[Saved entries]

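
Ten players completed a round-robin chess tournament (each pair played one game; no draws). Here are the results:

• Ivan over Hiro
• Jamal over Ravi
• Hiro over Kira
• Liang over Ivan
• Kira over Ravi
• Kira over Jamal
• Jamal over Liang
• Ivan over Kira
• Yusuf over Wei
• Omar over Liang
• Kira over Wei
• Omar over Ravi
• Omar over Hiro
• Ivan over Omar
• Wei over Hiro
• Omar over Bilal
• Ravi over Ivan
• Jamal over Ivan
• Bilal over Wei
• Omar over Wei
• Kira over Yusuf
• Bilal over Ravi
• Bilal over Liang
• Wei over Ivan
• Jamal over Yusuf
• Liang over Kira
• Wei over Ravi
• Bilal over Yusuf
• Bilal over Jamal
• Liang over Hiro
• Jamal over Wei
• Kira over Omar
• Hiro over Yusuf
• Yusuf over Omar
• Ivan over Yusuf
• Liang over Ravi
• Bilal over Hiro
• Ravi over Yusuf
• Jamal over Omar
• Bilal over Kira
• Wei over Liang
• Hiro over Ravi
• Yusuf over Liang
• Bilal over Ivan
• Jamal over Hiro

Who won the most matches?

Win totals: Omar 5, Wei 4, Jamal 7, Yusuf 3, Ivan 4, Ravi 2, Hiro 3, Bilal 8, Liang 4, Kira 5.
Bilal leads with 8 wins (next highest: 7).

Bilal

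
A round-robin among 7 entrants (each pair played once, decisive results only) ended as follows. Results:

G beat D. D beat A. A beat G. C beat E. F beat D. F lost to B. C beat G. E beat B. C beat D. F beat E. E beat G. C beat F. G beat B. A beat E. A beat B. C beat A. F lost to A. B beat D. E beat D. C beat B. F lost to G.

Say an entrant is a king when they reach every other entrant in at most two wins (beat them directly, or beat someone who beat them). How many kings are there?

A cannot reach C in two steps.
B cannot reach C, G in two steps.
C reaches everyone (king).
D cannot reach C in two steps.
E cannot reach C in two steps.
F cannot reach C in two steps.
G cannot reach C in two steps.
Kings: C — 1.

1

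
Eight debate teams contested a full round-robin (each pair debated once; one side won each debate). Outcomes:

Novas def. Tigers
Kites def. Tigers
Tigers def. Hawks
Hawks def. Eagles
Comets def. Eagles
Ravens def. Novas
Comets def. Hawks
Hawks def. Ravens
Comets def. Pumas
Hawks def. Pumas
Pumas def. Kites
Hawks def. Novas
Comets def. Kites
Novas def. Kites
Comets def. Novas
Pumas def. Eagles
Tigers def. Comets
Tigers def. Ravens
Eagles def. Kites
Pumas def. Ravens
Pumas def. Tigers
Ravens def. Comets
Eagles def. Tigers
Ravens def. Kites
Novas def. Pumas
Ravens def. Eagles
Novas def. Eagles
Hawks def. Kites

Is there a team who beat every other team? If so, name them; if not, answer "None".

Highest win total is Hawks with 5 (out of 7 possible).
Hawks lost to Comets, Tigers, so no team went undefeated.

None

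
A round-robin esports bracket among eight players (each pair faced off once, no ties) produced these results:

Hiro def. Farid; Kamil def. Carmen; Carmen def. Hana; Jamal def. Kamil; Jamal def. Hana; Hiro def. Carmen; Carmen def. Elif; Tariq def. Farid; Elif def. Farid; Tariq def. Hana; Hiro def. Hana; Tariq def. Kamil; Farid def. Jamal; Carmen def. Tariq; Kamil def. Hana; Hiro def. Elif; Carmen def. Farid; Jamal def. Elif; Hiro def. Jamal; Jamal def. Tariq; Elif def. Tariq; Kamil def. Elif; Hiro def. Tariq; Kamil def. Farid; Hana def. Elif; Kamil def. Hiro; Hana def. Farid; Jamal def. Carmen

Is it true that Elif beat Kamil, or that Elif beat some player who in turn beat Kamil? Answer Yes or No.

Elif did not beat Kamil directly.
Elif beat Farid, Tariq. Of those, Tariq beat Kamil.

Yes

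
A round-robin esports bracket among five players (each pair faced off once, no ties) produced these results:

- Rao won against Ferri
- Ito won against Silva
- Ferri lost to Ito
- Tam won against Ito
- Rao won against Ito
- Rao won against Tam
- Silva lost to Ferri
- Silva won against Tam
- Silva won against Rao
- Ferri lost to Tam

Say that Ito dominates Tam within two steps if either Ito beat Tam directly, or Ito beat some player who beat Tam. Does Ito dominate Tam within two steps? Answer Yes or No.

Ito did not beat Tam directly.
Ito beat Silva, Ferri. Of those, Silva beat Tam.

Yes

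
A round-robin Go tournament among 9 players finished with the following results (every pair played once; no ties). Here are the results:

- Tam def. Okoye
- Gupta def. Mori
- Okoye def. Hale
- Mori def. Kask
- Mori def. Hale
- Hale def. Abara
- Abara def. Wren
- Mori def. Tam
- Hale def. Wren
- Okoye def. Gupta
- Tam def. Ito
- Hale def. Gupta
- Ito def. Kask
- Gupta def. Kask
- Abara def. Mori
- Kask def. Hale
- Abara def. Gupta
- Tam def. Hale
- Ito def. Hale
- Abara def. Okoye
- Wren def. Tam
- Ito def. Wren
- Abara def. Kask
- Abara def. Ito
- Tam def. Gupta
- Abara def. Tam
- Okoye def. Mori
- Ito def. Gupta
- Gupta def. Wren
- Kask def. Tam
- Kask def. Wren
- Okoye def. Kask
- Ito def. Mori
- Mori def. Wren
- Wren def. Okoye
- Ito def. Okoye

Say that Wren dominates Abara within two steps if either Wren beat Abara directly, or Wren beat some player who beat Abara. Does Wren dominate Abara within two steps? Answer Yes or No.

Wren did not beat Abara directly.
Wren beat Tam, Okoye, but each of them lost to Abara. No two-step path.

No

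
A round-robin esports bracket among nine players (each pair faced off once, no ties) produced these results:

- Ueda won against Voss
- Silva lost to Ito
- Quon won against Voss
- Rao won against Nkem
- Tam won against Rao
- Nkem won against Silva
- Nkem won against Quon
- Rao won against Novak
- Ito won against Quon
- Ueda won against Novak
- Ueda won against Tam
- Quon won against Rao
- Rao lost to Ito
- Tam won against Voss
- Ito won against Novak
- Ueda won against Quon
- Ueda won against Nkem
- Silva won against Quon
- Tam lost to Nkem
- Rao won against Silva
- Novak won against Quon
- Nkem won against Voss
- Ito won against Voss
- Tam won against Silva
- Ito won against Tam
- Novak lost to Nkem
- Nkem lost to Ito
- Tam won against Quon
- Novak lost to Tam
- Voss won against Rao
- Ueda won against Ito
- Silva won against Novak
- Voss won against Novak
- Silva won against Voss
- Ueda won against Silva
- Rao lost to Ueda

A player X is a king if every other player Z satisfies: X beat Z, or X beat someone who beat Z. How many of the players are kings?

1

Tam cannot reach Ueda, Ito in two steps.
Quon cannot reach Tam, Ueda, Ito in two steps.
Rao cannot reach Ueda, Ito in two steps.
Ueda reaches everyone (king).
Nkem cannot reach Ueda, Ito in two steps.
Ito cannot reach Ueda in two steps.
Novak cannot reach Tam, Ueda, Nkem, Ito, Silva in two steps.
Silva cannot reach Tam, Ueda, Nkem, Ito in two steps.
Voss cannot reach Tam, Ueda, Ito in two steps.
Kings: Ueda — 1.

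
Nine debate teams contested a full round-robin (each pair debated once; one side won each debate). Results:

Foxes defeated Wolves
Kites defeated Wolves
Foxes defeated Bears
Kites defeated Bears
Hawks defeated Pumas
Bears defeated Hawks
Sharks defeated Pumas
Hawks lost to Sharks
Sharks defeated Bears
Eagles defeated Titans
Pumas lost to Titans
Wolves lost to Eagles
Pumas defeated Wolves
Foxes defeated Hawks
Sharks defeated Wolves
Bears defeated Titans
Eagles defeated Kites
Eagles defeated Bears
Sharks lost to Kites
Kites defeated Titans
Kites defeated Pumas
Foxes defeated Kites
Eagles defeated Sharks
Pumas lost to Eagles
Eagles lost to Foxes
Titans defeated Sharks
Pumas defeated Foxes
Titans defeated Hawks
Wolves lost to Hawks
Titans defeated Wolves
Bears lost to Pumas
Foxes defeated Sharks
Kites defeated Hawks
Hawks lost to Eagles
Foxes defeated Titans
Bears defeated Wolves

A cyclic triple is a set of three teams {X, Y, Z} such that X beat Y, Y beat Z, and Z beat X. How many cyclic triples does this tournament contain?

Win totals: Hawks 2, Foxes 7, Titans 4, Sharks 4, Eagles 7, Kites 6, Wolves 0, Pumas 3, Bears 3.
A team with w wins dominates both others in C(w,2) triples; summing gives 1 + 21 + 6 + 6 + 21 + 15 + 0 + 3 + 3 = 76 transitive triples.
Total triples C(9,3) = 84, so cyclic triples = 84 − 76 = 8.

8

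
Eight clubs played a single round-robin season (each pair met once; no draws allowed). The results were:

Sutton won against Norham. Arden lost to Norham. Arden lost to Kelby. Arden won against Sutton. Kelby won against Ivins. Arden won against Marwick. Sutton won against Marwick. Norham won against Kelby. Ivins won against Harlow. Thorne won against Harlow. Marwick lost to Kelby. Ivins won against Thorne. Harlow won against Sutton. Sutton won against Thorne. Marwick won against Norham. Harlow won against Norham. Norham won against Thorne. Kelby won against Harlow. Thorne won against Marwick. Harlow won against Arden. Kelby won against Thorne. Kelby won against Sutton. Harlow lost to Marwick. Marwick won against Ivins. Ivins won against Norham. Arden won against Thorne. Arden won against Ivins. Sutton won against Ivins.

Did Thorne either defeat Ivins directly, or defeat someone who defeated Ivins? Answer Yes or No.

Thorne did not beat Ivins directly.
Thorne beat Marwick, Harlow. Of those, Marwick beat Ivins.

Yes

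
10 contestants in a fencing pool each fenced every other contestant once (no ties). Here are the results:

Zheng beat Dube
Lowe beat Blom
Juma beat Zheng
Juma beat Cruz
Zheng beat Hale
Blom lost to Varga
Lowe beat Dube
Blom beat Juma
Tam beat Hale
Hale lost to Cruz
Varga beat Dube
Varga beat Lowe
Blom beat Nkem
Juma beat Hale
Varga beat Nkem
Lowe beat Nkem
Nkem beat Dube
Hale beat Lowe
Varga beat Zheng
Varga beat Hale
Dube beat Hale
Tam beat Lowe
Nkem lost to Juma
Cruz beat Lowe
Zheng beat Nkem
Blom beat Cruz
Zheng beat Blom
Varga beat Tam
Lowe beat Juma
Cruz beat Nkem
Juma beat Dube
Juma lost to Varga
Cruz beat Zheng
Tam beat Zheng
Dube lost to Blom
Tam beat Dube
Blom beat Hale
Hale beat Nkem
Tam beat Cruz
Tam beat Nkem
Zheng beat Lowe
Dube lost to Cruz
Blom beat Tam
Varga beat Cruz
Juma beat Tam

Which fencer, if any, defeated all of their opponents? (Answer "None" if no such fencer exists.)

Varga has 9 wins out of 9 opponents — a perfect record.

Varga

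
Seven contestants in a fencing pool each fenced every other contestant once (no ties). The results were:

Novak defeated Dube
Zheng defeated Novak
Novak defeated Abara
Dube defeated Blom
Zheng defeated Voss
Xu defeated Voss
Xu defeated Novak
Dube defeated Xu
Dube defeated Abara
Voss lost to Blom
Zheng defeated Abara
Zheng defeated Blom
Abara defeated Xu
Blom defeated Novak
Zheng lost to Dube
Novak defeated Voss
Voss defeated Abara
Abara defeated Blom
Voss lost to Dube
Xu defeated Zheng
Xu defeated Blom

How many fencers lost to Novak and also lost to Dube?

Novak beat: Abara, Dube, Voss.
Dube beat: Blom, Xu, Abara, Zheng, Voss.
Both beat: Abara, Voss — 2.

2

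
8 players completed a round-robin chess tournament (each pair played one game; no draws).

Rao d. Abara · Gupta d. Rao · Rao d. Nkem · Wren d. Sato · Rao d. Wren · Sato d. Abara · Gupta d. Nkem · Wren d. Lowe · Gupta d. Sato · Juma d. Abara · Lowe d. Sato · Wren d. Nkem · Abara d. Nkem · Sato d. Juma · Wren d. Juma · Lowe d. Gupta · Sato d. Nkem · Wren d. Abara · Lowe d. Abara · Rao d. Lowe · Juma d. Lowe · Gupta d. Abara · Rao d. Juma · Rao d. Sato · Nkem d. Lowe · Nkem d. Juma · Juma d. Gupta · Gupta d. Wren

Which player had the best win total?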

■ **TASK ITEM**: Above are the records; copy exactly the lines from the line with "Bears lost to Pumas" through the line with "Bears defeated Wolves", both included.

■ **RESULT**:
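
Bears lost to Pumas
Foxes defeated Sharks
Kites defeated Hawks
Hawks lost to Eagles
Foxes defeated Titans
Bears defeated Wolves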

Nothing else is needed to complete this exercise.